[Dataset entries]

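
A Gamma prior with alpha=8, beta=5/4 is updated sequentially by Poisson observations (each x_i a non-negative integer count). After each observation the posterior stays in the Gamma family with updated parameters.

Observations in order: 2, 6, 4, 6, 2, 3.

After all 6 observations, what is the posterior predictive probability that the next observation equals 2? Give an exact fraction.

obs 1: x=2 → posterior Gamma(10, 9/4)
obs 2: x=6 → posterior Gamma(16, 13/4)
obs 3: x=4 → posterior Gamma(20, 17/4)
obs 4: x=6 → posterior Gamma(26, 21/4)
obs 5: x=2 → posterior Gamma(28, 25/4)
obs 6: x=3 → posterior Gamma(31, 29/4)

17137189298960879485225324386880594286988933196544/129110040087761027839616029934664535539337183380513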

WHAT YOU HAVE TO DO.
Your response should be the lines above from the first to the one containing "Observations in order: 2, 6, 4, 6, 2, 3.", inclusive, each given exactly.

COMPLETED EXERCISE.
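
A Gamma prior with alpha=8, beta=5/4 is updated sequentially by Poisson observations (each x_i a non-negative integer count). After each observation the posterior stays in the Gamma family with updated parameters.

Observations in order: 2, 6, 4, 6, 2, 3.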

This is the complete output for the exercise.